» **INSTRUCTIONS TO FOLLOW**
Nothing in the data may be omitted; output it all verbatim.

Stored items:
%%

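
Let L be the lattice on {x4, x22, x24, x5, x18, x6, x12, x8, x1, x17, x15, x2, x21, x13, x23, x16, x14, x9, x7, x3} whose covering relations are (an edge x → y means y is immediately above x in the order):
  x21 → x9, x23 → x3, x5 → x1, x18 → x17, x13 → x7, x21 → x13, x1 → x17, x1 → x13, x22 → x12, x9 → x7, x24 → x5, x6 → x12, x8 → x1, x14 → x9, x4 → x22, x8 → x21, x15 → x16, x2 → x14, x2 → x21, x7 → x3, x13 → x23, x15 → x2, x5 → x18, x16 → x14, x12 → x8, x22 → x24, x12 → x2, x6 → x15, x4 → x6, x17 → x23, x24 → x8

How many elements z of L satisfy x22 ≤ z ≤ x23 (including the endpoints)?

12

The interval [x22, x23] = {x1, x12, x13, x17, x18, x2, x21, x22, x23, x24, x5, x8}, which has 12 elements.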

%%

» **ANSWER TO THIS PROBLEM**
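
Let L be the lattice on {x4, x22, x24, x5, x18, x6, x12, x8, x1, x17, x15, x2, x21, x13, x23, x16, x14, x9, x7, x3} whose covering relations are (an edge x → y means y is immediately above x in the order):
  x21 → x9, x23 → x3, x5 → x1, x18 → x17, x13 → x7, x21 → x13, x1 → x17, x1 → x13, x22 → x12, x9 → x7, x24 → x5, x6 → x12, x8 → x1, x14 → x9, x4 → x22, x8 → x21, x15 → x16, x2 → x14, x2 → x21, x7 → x3, x13 → x23, x15 → x2, x5 → x18, x16 → x14, x12 → x8, x22 → x24, x12 → x2, x6 → x15, x4 → x6, x17 → x23, x24 → x8

How many elements z of L satisfy x22 ≤ z ≤ x23 (including the endpoints)?

12

The interval [x22, x23] = {x1, x12, x13, x17, x18, x2, x21, x22, x23, x24, x5, x8}, which has 12 elements.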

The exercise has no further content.